━━ RECORDS FOR PROCESSING ━━

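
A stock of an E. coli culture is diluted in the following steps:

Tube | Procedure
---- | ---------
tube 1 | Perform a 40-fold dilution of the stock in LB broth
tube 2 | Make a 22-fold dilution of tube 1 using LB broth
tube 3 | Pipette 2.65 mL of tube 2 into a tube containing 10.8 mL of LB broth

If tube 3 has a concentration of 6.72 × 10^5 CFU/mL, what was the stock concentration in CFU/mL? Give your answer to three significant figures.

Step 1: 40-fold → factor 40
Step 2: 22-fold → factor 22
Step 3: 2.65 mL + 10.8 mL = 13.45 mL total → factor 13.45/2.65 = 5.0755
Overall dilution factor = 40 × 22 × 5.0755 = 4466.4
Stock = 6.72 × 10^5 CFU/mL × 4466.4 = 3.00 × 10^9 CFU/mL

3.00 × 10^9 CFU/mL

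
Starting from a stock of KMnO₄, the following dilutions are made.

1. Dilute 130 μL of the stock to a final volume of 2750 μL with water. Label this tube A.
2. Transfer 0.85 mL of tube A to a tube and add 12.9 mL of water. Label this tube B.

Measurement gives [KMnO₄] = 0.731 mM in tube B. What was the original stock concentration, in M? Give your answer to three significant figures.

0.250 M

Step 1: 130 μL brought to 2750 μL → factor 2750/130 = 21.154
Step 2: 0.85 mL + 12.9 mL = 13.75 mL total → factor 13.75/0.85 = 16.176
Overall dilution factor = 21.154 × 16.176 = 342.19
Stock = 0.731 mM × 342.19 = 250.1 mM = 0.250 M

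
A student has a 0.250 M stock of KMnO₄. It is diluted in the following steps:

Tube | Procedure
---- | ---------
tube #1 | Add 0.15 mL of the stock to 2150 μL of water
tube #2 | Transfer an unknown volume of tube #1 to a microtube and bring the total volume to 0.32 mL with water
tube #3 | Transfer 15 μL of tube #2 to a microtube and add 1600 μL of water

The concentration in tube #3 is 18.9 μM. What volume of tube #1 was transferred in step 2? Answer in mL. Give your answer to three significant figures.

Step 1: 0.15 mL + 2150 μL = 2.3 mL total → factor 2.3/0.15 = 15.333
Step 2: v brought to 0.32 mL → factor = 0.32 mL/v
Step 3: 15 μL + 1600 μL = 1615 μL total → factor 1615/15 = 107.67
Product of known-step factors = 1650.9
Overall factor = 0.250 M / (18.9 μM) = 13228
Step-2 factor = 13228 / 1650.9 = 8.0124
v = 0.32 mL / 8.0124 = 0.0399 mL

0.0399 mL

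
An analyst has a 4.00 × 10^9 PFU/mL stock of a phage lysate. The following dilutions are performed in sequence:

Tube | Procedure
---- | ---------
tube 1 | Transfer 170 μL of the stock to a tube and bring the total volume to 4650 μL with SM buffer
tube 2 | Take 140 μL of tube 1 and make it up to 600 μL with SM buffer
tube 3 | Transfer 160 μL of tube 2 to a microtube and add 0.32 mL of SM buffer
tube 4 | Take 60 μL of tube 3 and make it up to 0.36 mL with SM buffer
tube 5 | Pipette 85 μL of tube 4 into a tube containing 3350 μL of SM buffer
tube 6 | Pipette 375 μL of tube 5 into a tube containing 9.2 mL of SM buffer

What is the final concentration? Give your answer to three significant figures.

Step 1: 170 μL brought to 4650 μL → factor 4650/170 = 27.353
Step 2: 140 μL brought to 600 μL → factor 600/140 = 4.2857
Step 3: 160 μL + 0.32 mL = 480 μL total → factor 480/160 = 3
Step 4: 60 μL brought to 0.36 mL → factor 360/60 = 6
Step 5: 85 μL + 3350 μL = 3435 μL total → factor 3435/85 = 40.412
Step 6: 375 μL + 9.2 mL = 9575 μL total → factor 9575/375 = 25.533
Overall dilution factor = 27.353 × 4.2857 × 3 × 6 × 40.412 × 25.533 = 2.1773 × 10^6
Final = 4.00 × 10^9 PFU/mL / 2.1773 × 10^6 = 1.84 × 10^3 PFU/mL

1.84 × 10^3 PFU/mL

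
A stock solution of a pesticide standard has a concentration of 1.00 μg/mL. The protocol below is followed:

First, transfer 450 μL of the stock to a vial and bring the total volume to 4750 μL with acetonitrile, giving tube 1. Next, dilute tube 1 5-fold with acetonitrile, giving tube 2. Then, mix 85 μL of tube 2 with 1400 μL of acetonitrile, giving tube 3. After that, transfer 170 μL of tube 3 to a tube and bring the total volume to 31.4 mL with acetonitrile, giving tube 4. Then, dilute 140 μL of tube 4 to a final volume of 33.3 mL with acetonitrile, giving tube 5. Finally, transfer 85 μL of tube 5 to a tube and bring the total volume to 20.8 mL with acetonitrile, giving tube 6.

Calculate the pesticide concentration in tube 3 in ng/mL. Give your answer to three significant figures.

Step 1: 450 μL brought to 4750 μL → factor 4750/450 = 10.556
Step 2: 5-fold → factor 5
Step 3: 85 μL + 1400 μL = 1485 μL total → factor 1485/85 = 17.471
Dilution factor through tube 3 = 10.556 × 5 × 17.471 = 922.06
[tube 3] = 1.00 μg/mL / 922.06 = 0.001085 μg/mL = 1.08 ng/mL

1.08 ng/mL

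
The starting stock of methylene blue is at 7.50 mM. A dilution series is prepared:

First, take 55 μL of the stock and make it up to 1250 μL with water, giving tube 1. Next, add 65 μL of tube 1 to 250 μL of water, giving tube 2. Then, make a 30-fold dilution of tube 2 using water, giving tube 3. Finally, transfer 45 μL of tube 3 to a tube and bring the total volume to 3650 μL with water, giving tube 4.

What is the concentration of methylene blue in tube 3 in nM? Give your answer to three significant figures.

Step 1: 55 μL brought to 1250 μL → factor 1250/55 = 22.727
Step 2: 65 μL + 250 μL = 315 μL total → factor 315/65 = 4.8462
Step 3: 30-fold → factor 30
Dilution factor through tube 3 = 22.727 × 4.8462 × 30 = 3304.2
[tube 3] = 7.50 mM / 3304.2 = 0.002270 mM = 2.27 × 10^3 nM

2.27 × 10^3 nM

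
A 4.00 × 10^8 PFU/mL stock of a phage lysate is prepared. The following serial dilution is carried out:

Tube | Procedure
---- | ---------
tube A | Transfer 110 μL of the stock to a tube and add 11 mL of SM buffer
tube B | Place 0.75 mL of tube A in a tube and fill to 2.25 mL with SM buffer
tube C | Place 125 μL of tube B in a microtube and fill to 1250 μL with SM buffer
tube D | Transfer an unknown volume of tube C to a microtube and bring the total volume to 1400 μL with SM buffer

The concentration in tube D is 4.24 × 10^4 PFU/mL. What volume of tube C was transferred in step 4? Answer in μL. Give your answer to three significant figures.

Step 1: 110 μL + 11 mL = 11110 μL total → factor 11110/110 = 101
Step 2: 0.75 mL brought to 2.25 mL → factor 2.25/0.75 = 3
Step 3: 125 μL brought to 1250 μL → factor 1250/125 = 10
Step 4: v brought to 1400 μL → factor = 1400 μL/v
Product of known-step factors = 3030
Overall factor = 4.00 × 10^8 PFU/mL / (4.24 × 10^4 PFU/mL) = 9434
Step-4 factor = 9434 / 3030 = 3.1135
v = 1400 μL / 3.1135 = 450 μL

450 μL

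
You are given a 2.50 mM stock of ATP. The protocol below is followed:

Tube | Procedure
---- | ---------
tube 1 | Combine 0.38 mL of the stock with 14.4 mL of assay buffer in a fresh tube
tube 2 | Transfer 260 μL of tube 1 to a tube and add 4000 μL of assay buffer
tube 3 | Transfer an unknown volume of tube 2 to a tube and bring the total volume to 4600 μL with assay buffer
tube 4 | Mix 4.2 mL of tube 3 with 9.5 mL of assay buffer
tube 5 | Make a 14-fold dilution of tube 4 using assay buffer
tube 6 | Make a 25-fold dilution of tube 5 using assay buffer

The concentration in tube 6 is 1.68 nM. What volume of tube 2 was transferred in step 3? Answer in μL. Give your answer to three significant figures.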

━━━

■ WHAT TO PRODUCE ■
Give back exactly the lines above, from the line containing "The concentration in tube D" through the line containing "tube 2 | Transfer", with both end lines and nothing more.

■ ANSWER TO THIS PROBLEM ■
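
The concentration in tube D is 4.24 × 10^4 PFU/mL. What volume of tube C was transferred in step 4? Answer in μL. Give your answer to three significant figures.

Step 1: 110 μL + 11 mL = 11110 μL total → factor 11110/110 = 101
Step 2: 0.75 mL brought to 2.25 mL → factor 2.25/0.75 = 3
Step 3: 125 μL brought to 1250 μL → factor 1250/125 = 10
Step 4: v brought to 1400 μL → factor = 1400 μL/v
Product of known-step factors = 3030
Overall factor = 4.00 × 10^8 PFU/mL / (4.24 × 10^4 PFU/mL) = 9434
Step-4 factor = 9434 / 3030 = 3.1135
v = 1400 μL / 3.1135 = 450 μL

450 μL

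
You are given a 2.50 mM stock of ATP. The protocol below is followed:

Tube | Procedure
---- | ---------
tube 1 | Combine 0.38 mL of the stock with 14.4 mL of assay buffer in a fresh tube
tube 2 | Transfer 260 μL of tube 1 to a tube and add 4000 μL of assay buffer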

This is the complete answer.